Write only the number of lines in the records beneath that hold "isolate".
[RECORDS SUPPLIED — start]
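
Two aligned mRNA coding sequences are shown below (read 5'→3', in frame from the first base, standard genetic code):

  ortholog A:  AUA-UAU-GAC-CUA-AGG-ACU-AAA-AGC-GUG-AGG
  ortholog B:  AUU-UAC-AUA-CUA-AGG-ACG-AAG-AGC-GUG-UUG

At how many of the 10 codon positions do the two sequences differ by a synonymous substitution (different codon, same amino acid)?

Codon 1: AUA Ile / AUU Ile — synonymous.
Codon 2: UAU Tyr / UAC Tyr — synonymous.
Codon 3: GAC Asp / AUA Ile — nonsynonymous.
Codon 4: CUA Leu / CUA Leu — identical.
Codon 5: AGG Arg / AGG Arg — identical.
Codon 6: ACU Thr / ACG Thr — synonymous.
Codon 7: AAA Lys / AAG Lys — synonymous.
Codon 8: AGC Ser / AGC Ser — identical.
Codon 9: GUG Val / GUG Val — identical.
Codon 10: AGG Arg / UUG Leu — nonsynonymous.
Synonymous differences: 4.

4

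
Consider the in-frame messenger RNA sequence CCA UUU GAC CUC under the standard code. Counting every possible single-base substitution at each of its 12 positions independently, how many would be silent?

Codon 1 (CCA, Pro): 3 synonymous substitutions.
Codon 2 (UUU, Phe): 1 synonymous substitution.
Codon 3 (GAC, Asp): 1 synonymous substitution.
Codon 4 (CUC, Leu): 3 synonymous substitutions.
Total: 3 + 1 + 1 + 3 = 8.

8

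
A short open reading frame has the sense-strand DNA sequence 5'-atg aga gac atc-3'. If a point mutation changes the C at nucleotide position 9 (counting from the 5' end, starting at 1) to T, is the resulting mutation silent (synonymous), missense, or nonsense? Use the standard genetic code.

Position 9 falls in codon 3: GAC → Asp.
After the substitution the codon is GAT → Asp.
Both encode Asp, so the change is synonymous.

silent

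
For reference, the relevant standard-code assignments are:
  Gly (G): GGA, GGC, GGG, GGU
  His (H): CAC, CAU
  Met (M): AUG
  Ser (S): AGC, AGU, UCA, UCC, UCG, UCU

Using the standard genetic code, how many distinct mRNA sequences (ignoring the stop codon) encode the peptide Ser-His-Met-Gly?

48

Ser: 6 codons.
His: 2 codons.
Met: 1 codon.
Gly: 4 codons.
6 × 2 × 1 × 4 = 48.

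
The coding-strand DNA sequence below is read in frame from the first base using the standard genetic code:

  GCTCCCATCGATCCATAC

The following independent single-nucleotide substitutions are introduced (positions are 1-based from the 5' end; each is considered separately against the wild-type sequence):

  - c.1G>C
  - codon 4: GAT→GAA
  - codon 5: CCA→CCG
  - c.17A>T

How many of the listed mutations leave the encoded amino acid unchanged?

1

Codon 1: GCT (Ala) → CCT (Pro) — missense.
Codon 4: GAT (Asp) → GAA (Glu) — missense.
Codon 5: CCA (Pro) → CCG (Pro) — synonymous.
Codon 6: TAC (Tyr) → TTC (Phe) — missense.
Synonymous: 1 of 4.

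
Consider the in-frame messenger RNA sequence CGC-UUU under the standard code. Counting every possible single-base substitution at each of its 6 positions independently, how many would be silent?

Codon 1 (CGC, Arg): 3 synonymous substitutions.
Codon 2 (UUU, Phe): 1 synonymous substitution.
Total: 3 + 1 = 4.

4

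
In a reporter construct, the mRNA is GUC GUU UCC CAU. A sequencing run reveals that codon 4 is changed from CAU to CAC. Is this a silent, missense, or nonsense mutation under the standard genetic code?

Position 12 falls in codon 4: CAU → His.
After the substitution the codon is CAC → His.
Both encode His, so the change is synonymous.

silent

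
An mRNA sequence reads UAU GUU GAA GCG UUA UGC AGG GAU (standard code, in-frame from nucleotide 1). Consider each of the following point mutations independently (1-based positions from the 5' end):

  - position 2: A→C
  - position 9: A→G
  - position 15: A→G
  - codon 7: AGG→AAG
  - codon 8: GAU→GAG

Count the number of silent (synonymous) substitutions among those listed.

2

Codon 1: UAU (Tyr) → UCU (Ser) — missense.
Codon 3: GAA (Glu) → GAG (Glu) — synonymous.
Codon 5: UUA (Leu) → UUG (Leu) — synonymous.
Codon 7: AGG (Arg) → AAG (Lys) — missense.
Codon 8: GAU (Asp) → GAG (Glu) — missense.
Synonymous: 2 of 5.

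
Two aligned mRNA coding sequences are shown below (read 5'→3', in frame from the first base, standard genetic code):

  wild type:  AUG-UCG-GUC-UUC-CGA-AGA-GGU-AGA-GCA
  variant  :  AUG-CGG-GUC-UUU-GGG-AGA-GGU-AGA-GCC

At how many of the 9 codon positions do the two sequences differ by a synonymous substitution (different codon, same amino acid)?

2

Codon 1: AUG Met / AUG Met — identical.
Codon 2: UCG Ser / CGG Arg — nonsynonymous.
Codon 3: GUC Val / GUC Val — identical.
Codon 4: UUC Phe / UUU Phe — synonymous.
Codon 5: CGA Arg / GGG Gly — nonsynonymous.
Codon 6: AGA Arg / AGA Arg — identical.
Codon 7: GGU Gly / GGU Gly — identical.
Codon 8: AGA Arg / AGA Arg — identical.
Codon 9: GCA Ala / GCC Ala — synonymous.
Synonymous differences: 2.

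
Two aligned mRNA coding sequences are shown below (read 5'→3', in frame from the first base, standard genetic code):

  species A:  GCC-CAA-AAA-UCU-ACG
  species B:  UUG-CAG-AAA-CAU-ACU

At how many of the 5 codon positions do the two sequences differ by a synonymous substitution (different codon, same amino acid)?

Codon 1: GCC Ala / UUG Leu — nonsynonymous.
Codon 2: CAA Gln / CAG Gln — synonymous.
Codon 3: AAA Lys / AAA Lys — identical.
Codon 4: UCU Ser / CAU His — nonsynonymous.
Codon 5: ACG Thr / ACU Thr — synonymous.
Synonymous differences: 2.

2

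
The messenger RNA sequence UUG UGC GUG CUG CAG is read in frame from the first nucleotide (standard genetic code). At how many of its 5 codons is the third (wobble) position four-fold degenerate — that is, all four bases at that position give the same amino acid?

2

Codon 1 UUG (Leu): third position 2-fold.
Codon 2 UGC (Cys): third position 2-fold.
Codon 3 GUG (Val): third position 4-fold.
Codon 4 CUG (Leu): third position 4-fold.
Codon 5 CAG (Gln): third position 2-fold.
Four-fold degenerate third positions: 2.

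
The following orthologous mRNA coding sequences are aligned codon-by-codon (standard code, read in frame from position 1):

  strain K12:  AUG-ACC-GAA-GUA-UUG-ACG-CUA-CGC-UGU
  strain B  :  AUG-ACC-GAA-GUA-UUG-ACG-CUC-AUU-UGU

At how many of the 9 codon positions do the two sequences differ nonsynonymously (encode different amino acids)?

Codon 1: AUG Met / AUG Met — identical.
Codon 2: ACC Thr / ACC Thr — identical.
Codon 3: GAA Glu / GAA Glu — identical.
Codon 4: GUA Val / GUA Val — identical.
Codon 5: UUG Leu / UUG Leu — identical.
Codon 6: ACG Thr / ACG Thr — identical.
Codon 7: CUA Leu / CUC Leu — synonymous.
Codon 8: CGC Arg / AUU Ile — nonsynonymous.
Codon 9: UGU Cys / UGU Cys — identical.
Nonsynonymous differences: 1.

1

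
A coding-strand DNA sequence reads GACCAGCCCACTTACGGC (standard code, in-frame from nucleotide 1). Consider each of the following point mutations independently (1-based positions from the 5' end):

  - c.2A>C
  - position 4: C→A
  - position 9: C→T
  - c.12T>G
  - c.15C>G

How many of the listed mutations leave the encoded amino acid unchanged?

Codon 1: GAC (Asp) → GCC (Ala) — missense.
Codon 2: CAG (Gln) → AAG (Lys) — missense.
Codon 3: CCC (Pro) → CCT (Pro) — synonymous.
Codon 4: ACT (Thr) → ACG (Thr) — synonymous.
Codon 5: TAC (Tyr) → TAG (Stop) — nonsense.
Synonymous: 2 of 5.

2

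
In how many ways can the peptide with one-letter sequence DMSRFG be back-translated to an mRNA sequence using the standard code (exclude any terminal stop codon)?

576

Asp: 2 codons.
Met: 1 codon.
Ser: 6 codons.
Arg: 6 codons.
Phe: 2 codons.
Gly: 4 codons.
2 × 1 × 6 × 6 × 2 × 4 = 576.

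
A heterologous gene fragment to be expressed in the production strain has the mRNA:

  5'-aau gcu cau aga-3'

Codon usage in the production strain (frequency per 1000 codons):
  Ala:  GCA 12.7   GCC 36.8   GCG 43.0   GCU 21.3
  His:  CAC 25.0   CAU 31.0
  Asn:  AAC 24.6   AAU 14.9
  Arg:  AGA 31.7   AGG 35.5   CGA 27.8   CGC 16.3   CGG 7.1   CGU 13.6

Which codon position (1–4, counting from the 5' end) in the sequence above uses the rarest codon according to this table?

Codon 1 AAU (Asn): 14.9 per 1000.
Codon 2 GCU (Ala): 21.3 per 1000.
Codon 3 CAU (His): 31.0 per 1000.
Codon 4 AGA (Arg): 31.7 per 1000.
Lowest frequency is 14.9 at codon 1.

1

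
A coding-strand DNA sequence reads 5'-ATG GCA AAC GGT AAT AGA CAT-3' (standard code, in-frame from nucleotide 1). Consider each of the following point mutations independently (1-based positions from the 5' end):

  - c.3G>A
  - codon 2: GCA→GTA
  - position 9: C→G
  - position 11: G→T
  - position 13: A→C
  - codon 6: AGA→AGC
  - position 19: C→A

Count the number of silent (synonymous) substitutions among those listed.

Codon 1: ATG (Met) → ATA (Ile) — missense.
Codon 2: GCA (Ala) → GTA (Val) — missense.
Codon 3: AAC (Asn) → AAG (Lys) — missense.
Codon 4: GGT (Gly) → GTT (Val) — missense.
Codon 5: AAT (Asn) → CAT (His) — missense.
Codon 6: AGA (Arg) → AGC (Ser) — missense.
Codon 7: CAT (His) → AAT (Asn) — missense.
Synonymous: 0 of 7.

0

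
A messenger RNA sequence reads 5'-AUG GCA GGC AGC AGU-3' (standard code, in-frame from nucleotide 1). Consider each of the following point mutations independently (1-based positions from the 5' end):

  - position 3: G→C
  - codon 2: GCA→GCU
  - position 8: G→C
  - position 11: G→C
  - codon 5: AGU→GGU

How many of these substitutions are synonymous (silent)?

1

Codon 1: AUG (Met) → AUC (Ile) — missense.
Codon 2: GCA (Ala) → GCU (Ala) — synonymous.
Codon 3: GGC (Gly) → GCC (Ala) — missense.
Codon 4: AGC (Ser) → ACC (Thr) — missense.
Codon 5: AGU (Ser) → GGU (Gly) — missense.
Synonymous: 1 of 5.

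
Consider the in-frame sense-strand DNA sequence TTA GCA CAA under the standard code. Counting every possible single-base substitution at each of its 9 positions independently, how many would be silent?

Codon 1 (TTA, Leu): 2 synonymous substitutions.
Codon 2 (GCA, Ala): 3 synonymous substitutions.
Codon 3 (CAA, Gln): 1 synonymous substitution.
Total: 2 + 3 + 1 = 6.

6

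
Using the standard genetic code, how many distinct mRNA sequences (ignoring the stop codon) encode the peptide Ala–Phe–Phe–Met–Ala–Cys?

Ala: 4 codons.
Phe: 2 codons.
Phe: 2 codons.
Met: 1 codon.
Ala: 4 codons.
Cys: 2 codons.
4 × 2 × 2 × 1 × 4 × 2 = 128.

128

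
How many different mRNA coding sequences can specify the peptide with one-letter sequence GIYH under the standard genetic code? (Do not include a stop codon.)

Gly: 4 codons.
Ile: 3 codons.
Tyr: 2 codons.
His: 2 codons.
4 × 3 × 2 × 2 = 48.

48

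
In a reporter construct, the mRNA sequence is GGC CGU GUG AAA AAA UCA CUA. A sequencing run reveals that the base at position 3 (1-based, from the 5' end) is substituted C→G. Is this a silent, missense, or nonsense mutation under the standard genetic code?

silent

Position 3 falls in codon 1: GGC → Gly.
After the substitution the codon is GGG → Gly.
Both encode Gly, so the change is synonymous.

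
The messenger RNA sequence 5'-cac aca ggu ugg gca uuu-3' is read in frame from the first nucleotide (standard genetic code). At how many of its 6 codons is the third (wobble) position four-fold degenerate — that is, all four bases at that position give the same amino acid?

3

Codon 1 CAC (His): third position 2-fold.
Codon 2 ACA (Thr): third position 4-fold.
Codon 3 GGU (Gly): third position 4-fold.
Codon 4 UGG (Trp): third position 1-fold.
Codon 5 GCA (Ala): third position 4-fold.
Codon 6 UUU (Phe): third position 2-fold.
Four-fold degenerate third positions: 3.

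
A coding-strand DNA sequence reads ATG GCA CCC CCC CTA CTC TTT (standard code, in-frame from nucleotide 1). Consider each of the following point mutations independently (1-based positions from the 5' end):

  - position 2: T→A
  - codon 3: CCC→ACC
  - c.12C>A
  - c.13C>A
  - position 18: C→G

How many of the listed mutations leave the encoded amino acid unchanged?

Codon 1: ATG (Met) → AAG (Lys) — missense.
Codon 3: CCC (Pro) → ACC (Thr) — missense.
Codon 4: CCC (Pro) → CCA (Pro) — synonymous.
Codon 5: CTA (Leu) → ATA (Ile) — missense.
Codon 6: CTC (Leu) → CTG (Leu) — synonymous.
Synonymous: 2 of 5.

2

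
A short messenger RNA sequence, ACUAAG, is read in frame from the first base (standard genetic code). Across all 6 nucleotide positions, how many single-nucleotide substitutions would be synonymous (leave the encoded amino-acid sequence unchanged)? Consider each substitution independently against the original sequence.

4

Codon 1 (ACU, Thr): 3 synonymous substitutions.
Codon 2 (AAG, Lys): 1 synonymous substitution.
Total: 3 + 1 = 4.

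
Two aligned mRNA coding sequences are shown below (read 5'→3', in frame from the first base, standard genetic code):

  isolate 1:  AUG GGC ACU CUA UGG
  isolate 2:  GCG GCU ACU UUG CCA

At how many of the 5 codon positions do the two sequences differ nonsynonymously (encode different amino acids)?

Codon 1: AUG Met / GCG Ala — nonsynonymous.
Codon 2: GGC Gly / GCU Ala — nonsynonymous.
Codon 3: ACU Thr / ACU Thr — identical.
Codon 4: CUA Leu / UUG Leu — synonymous.
Codon 5: UGG Trp / CCA Pro — nonsynonymous.
Nonsynonymous differences: 3.

3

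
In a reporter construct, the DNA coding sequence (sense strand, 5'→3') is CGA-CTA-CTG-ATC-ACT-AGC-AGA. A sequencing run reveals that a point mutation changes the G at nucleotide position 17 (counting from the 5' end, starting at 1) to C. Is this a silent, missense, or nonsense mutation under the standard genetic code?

missense

Position 17 falls in codon 6: AGC → Ser.
After the substitution the codon is ACC → Thr.
Ser ≠ Thr, so this is a missense mutation.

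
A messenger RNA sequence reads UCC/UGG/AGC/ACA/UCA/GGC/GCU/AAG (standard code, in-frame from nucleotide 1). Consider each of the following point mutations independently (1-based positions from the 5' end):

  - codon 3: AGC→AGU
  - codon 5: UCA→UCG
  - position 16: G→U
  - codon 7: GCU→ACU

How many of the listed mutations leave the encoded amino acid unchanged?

2

Codon 3: AGC (Ser) → AGU (Ser) — synonymous.
Codon 5: UCA (Ser) → UCG (Ser) — synonymous.
Codon 6: GGC (Gly) → UGC (Cys) — missense.
Codon 7: GCU (Ala) → ACU (Thr) — missense.
Synonymous: 2 of 4.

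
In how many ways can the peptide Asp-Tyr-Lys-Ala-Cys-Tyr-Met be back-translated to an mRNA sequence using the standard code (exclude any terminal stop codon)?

Asp: 2 codons.
Tyr: 2 codons.
Lys: 2 codons.
Ala: 4 codons.
Cys: 2 codons.
Tyr: 2 codons.
Met: 1 codon.
2 × 2 × 2 × 4 × 2 × 2 × 1 = 128.

128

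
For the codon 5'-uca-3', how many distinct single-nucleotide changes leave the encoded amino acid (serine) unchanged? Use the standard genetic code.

3

Position 1: none → 0 synonymous.
Position 2: none → 0 synonymous.
Position 3: UCU, UCC, UCG → 3 synonymous.
Total: 0 + 0 + 3 = 3.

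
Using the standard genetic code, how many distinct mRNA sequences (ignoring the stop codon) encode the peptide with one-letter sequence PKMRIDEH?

1152

Pro: 4 codons.
Lys: 2 codons.
Met: 1 codon.
Arg: 6 codons.
Ile: 3 codons.
Asp: 2 codons.
Glu: 2 codons.
His: 2 codons.
4 × 2 × 1 × 6 × 3 × 2 × 2 × 2 = 1152.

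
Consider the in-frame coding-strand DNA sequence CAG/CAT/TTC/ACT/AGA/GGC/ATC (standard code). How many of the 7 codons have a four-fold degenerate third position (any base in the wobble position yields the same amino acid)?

Codon 1 CAG (Gln): third position 2-fold.
Codon 2 CAT (His): third position 2-fold.
Codon 3 TTC (Phe): third position 2-fold.
Codon 4 ACT (Thr): third position 4-fold.
Codon 5 AGA (Arg): third position 2-fold.
Codon 6 GGC (Gly): third position 4-fold.
Codon 7 ATC (Ile): third position 3-fold.
Four-fold degenerate third positions: 2.

2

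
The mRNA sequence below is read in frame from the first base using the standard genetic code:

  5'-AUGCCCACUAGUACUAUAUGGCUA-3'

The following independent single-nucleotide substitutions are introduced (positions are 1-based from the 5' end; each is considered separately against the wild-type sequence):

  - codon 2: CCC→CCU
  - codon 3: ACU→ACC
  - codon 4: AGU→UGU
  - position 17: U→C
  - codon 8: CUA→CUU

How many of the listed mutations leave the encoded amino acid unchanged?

Codon 2: CCC (Pro) → CCU (Pro) — synonymous.
Codon 3: ACU (Thr) → ACC (Thr) — synonymous.
Codon 4: AGU (Ser) → UGU (Cys) — missense.
Codon 6: AUA (Ile) → ACA (Thr) — missense.
Codon 8: CUA (Leu) → CUU (Leu) — synonymous.
Synonymous: 3 of 5.

3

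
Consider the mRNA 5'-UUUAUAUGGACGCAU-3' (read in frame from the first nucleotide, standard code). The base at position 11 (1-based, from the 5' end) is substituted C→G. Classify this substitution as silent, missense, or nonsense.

Position 11 falls in codon 4: ACG → Thr.
After the substitution the codon is AGG → Arg.
Thr ≠ Arg, so this is a missense mutation.

missense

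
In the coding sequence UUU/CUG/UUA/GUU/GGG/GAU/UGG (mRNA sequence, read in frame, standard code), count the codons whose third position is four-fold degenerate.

Codon 1 UUU (Phe): third position 2-fold.
Codon 2 CUG (Leu): third position 4-fold.
Codon 3 UUA (Leu): third position 2-fold.
Codon 4 GUU (Val): third position 4-fold.
Codon 5 GGG (Gly): third position 4-fold.
Codon 6 GAU (Asp): third position 2-fold.
Codon 7 UGG (Trp): third position 1-fold.
Four-fold degenerate third positions: 3.

3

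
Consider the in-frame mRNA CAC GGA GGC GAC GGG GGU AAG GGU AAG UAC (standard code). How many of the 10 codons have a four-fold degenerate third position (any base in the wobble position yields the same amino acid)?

5

Codon 1 CAC (His): third position 2-fold.
Codon 2 GGA (Gly): third position 4-fold.
Codon 3 GGC (Gly): third position 4-fold.
Codon 4 GAC (Asp): third position 2-fold.
Codon 5 GGG (Gly): third position 4-fold.
Codon 6 GGU (Gly): third position 4-fold.
Codon 7 AAG (Lys): third position 2-fold.
Codon 8 GGU (Gly): third position 4-fold.
Codon 9 AAG (Lys): third position 2-fold.
Codon 10 UAC (Tyr): third position 2-fold.
Four-fold degenerate third positions: 5.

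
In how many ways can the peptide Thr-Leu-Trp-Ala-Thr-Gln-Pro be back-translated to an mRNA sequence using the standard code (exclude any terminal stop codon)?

3072

Thr: 4 codons.
Leu: 6 codons.
Trp: 1 codon.
Ala: 4 codons.
Thr: 4 codons.
Gln: 2 codons.
Pro: 4 codons.
4 × 6 × 1 × 4 × 4 × 2 × 4 = 3072.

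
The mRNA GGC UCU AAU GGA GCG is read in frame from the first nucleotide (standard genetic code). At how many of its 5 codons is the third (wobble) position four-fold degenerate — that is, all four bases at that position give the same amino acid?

Codon 1 GGC (Gly): third position 4-fold.
Codon 2 UCU (Ser): third position 4-fold.
Codon 3 AAU (Asn): third position 2-fold.
Codon 4 GGA (Gly): third position 4-fold.
Codon 5 GCG (Ala): third position 4-fold.
Four-fold degenerate third positions: 4.

4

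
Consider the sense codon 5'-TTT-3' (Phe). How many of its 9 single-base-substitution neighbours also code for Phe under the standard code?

1

Position 1: none → 0 synonymous.
Position 2: none → 0 synonymous.
Position 3: TTC → 1 synonymous.
Total: 0 + 0 + 1 = 1.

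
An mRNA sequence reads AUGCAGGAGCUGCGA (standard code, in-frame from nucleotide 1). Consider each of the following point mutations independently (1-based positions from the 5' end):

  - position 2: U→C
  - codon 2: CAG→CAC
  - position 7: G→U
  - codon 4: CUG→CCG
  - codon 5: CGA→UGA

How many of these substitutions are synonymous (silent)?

0

Codon 1: AUG (Met) → ACG (Thr) — missense.
Codon 2: CAG (Gln) → CAC (His) — missense.
Codon 3: GAG (Glu) → UAG (Stop) — nonsense.
Codon 4: CUG (Leu) → CCG (Pro) — missense.
Codon 5: CGA (Arg) → UGA (Stop) — nonsense.
Synonymous: 0 of 5.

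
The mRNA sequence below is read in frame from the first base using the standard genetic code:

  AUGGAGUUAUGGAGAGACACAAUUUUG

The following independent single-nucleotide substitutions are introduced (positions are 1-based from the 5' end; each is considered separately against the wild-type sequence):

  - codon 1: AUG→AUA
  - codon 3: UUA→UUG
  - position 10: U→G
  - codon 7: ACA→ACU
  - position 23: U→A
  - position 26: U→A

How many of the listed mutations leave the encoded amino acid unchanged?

Codon 1: AUG (Met) → AUA (Ile) — missense.
Codon 3: UUA (Leu) → UUG (Leu) — synonymous.
Codon 4: UGG (Trp) → GGG (Gly) — missense.
Codon 7: ACA (Thr) → ACU (Thr) — synonymous.
Codon 8: AUU (Ile) → AAU (Asn) — missense.
Codon 9: UUG (Leu) → UAG (Stop) — nonsense.
Synonymous: 2 of 6.

2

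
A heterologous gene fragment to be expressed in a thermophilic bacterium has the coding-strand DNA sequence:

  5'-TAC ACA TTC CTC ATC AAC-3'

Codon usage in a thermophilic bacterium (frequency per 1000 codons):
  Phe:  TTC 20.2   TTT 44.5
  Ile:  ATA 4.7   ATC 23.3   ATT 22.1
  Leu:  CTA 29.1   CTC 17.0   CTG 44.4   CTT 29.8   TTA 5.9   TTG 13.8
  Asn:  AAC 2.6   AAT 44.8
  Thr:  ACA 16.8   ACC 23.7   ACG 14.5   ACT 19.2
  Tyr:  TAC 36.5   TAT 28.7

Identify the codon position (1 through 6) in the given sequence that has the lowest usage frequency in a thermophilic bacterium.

6

Codon 1 TAC (Tyr): 36.5 per 1000.
Codon 2 ACA (Thr): 16.8 per 1000.
Codon 3 TTC (Phe): 20.2 per 1000.
Codon 4 CTC (Leu): 17.0 per 1000.
Codon 5 ATC (Ile): 23.3 per 1000.
Codon 6 AAC (Asn): 2.6 per 1000.
Lowest frequency is 2.6 at codon 6.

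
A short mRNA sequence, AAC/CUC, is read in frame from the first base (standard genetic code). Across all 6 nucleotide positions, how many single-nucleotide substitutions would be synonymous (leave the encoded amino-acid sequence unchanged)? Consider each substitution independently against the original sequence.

Codon 1 (AAC, Asn): 1 synonymous substitution.
Codon 2 (CUC, Leu): 3 synonymous substitutions.
Total: 1 + 3 = 4.

4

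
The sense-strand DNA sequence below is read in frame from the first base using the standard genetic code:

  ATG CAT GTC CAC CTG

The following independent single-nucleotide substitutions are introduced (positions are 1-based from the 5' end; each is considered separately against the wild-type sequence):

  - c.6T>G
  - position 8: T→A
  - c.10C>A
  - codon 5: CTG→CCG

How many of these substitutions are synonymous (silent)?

0

Codon 2: CAT (His) → CAG (Gln) — missense.
Codon 3: GTC (Val) → GAC (Asp) — missense.
Codon 4: CAC (His) → AAC (Asn) — missense.
Codon 5: CTG (Leu) → CCG (Pro) — missense.
Synonymous: 0 of 4.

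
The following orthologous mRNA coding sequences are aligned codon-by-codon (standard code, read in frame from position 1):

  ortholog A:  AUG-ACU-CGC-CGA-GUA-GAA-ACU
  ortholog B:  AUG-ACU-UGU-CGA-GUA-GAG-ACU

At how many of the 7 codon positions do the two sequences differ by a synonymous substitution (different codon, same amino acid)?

1

Codon 1: AUG Met / AUG Met — identical.
Codon 2: ACU Thr / ACU Thr — identical.
Codon 3: CGC Arg / UGU Cys — nonsynonymous.
Codon 4: CGA Arg / CGA Arg — identical.
Codon 5: GUA Val / GUA Val — identical.
Codon 6: GAA Glu / GAG Glu — synonymous.
Codon 7: ACU Thr / ACU Thr — identical.
Synonymous differences: 1.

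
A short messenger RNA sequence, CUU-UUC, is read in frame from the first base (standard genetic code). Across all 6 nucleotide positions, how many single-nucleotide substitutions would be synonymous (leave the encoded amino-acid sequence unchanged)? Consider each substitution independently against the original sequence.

Codon 1 (CUU, Leu): 3 synonymous substitutions.
Codon 2 (UUC, Phe): 1 synonymous substitution.
Total: 3 + 1 = 4.

4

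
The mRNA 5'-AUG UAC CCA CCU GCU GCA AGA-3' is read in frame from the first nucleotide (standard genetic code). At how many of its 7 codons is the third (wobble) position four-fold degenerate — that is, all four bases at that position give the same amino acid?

4

Codon 1 AUG (Met): third position 1-fold.
Codon 2 UAC (Tyr): third position 2-fold.
Codon 3 CCA (Pro): third position 4-fold.
Codon 4 CCU (Pro): third position 4-fold.
Codon 5 GCU (Ala): third position 4-fold.
Codon 6 GCA (Ala): third position 4-fold.
Codon 7 AGA (Arg): third position 2-fold.
Four-fold degenerate third positions: 4.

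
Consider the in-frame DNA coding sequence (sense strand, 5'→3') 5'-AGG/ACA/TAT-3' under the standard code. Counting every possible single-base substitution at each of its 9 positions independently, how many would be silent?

Codon 1 (AGG, Arg): 2 synonymous substitutions.
Codon 2 (ACA, Thr): 3 synonymous substitutions.
Codon 3 (TAT, Tyr): 1 synonymous substitution.
Total: 2 + 3 + 1 = 6.

6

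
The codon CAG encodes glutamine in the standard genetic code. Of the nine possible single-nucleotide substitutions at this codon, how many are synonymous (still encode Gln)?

1

Position 1: none → 0 synonymous.
Position 2: none → 0 synonymous.
Position 3: CAA → 1 synonymous.
Total: 0 + 0 + 1 = 1.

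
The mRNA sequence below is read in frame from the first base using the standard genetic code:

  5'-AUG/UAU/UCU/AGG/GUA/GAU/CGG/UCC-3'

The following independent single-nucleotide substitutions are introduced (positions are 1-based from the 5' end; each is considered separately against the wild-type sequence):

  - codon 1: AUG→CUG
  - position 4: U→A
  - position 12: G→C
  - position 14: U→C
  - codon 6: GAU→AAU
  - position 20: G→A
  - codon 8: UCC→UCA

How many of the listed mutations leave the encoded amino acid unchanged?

1

Codon 1: AUG (Met) → CUG (Leu) — missense.
Codon 2: UAU (Tyr) → AAU (Asn) — missense.
Codon 4: AGG (Arg) → AGC (Ser) — missense.
Codon 5: GUA (Val) → GCA (Ala) — missense.
Codon 6: GAU (Asp) → AAU (Asn) — missense.
Codon 7: CGG (Arg) → CAG (Gln) — missense.
Codon 8: UCC (Ser) → UCA (Ser) — synonymous.
Synonymous: 1 of 7.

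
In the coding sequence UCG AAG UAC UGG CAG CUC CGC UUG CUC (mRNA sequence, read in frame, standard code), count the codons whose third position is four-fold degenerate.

Codon 1 UCG (Ser): third position 4-fold.
Codon 2 AAG (Lys): third position 2-fold.
Codon 3 UAC (Tyr): third position 2-fold.
Codon 4 UGG (Trp): third position 1-fold.
Codon 5 CAG (Gln): third position 2-fold.
Codon 6 CUC (Leu): third position 4-fold.
Codon 7 CGC (Arg): third position 4-fold.
Codon 8 UUG (Leu): third position 2-fold.
Codon 9 CUC (Leu): third position 4-fold.
Four-fold degenerate third positions: 4.

4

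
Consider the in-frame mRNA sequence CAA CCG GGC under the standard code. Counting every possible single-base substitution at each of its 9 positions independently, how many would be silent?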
[RECORDS SUPPLIED — finish]
TASK RESPONSE »
2